## [INFORMATION SHOWN]
________________________________________
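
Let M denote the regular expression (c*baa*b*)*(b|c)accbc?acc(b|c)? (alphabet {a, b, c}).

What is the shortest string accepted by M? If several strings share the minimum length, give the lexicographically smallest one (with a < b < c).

baccbacc

By inspection of the expression, no string of length less than 8 matches, and baccbacc is the lexicographically first match of length 8.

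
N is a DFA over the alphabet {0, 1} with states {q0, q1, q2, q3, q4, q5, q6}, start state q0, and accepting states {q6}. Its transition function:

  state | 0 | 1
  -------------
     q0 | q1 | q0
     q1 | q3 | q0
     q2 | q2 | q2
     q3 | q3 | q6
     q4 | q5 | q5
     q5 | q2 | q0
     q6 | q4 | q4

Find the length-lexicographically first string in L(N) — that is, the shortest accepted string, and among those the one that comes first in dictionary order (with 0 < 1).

001

A breadth-first search from q0 reaches an accepting state first via the path q0 → q1 → q3 → q6 on input 001.
No string of length < 3 is accepted (BFS exhausts all shorter strings without reaching an accepting state), and 001 is the lexicographically least accepting string of length 3.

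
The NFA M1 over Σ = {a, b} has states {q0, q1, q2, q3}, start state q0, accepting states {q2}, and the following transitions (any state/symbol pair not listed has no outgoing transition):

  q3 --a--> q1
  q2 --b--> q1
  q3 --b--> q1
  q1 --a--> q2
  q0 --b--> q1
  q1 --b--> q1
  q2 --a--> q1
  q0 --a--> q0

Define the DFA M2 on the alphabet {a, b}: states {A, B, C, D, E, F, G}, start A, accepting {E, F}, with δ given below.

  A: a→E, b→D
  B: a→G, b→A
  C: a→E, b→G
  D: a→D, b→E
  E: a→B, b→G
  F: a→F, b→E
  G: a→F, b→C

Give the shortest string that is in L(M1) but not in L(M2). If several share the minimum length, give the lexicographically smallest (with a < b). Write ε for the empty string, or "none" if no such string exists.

ba

The string ba is accepted by M1 but not by M2.
No shorter string lies in the difference, and ba is the lexicographically first length-2 string in L(M1) \ L(M2).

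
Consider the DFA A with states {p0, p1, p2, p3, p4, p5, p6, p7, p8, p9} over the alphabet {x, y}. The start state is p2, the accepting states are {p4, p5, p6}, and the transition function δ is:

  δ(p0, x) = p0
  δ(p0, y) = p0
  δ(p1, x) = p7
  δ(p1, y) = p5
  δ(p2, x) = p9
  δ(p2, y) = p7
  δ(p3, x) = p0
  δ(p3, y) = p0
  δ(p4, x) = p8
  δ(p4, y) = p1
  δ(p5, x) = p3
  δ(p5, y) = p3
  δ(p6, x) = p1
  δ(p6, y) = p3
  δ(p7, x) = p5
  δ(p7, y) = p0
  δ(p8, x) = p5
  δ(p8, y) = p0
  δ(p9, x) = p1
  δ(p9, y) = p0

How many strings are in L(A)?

3

The useful subgraph on states {p1, p2, p5, p7, p9} is acyclic, so L(A) is finite; the longest accepting path visits 5 useful states, giving maximum string length 4.
Counting accepting paths from p2 by length: 1 of length 2, 1 of length 3, 1 of length 4. Total 3.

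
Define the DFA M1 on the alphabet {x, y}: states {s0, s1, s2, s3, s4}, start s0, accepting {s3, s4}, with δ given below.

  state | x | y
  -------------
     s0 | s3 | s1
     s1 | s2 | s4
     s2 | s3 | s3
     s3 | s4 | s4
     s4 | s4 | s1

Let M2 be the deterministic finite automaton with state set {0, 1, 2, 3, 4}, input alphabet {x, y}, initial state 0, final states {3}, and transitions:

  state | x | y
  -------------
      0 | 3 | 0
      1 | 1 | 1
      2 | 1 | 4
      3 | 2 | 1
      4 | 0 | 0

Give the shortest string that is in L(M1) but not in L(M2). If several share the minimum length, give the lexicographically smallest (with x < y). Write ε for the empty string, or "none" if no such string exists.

xx

The string xx is accepted by M1 but not by M2.
No shorter string lies in the difference, and xx is the lexicographically first length-2 string in L(M1) \ L(M2).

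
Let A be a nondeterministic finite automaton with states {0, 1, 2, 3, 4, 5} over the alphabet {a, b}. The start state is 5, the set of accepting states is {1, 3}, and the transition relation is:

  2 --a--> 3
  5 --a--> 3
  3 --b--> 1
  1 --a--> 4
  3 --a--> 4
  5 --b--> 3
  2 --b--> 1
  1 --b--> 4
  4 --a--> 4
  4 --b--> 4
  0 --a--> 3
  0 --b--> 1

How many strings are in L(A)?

4

The useful subgraph on states {1, 3, 5} is acyclic, so L(A) is finite; the longest accepting path visits 3 useful states, giving maximum string length 2.
Counting accepting paths from 5 by length: 2 of length 1, 2 of length 2. Total 4.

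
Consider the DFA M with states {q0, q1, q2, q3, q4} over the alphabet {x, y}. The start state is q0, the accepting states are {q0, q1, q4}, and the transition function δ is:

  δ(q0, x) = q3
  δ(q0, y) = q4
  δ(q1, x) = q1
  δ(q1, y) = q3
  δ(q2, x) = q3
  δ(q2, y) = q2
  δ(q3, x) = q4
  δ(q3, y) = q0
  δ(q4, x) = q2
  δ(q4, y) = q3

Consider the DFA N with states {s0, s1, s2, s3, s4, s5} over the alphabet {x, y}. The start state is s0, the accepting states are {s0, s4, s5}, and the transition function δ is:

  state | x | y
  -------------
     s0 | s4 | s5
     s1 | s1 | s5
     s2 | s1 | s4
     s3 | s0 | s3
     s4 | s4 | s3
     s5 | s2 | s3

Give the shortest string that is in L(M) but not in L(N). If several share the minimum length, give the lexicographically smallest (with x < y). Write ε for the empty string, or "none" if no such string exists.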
________________________________________
## [EXERCISE OBJECTIVE]
Copy the lines of the data above exactly as written, beginning with the line containing "δ(p2, x) = p9" and ending with the line containing "δ(p9, y) = p0", and leave out all other lines.

## [TASK ANSWER]
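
  δ(p2, x) = p9
  δ(p2, y) = p7
  δ(p3, x) = p0
  δ(p3, y) = p0
  δ(p4, x) = p8
  δ(p4, y) = p1
  δ(p5, x) = p3
  δ(p5, y) = p3
  δ(p6, x) = p1
  δ(p6, y) = p3
  δ(p7, x) = p5
  δ(p7, y) = p0
  δ(p8, x) = p5
  δ(p8, y) = p0
  δ(p9, x) = p1
  δ(p9, y) = p0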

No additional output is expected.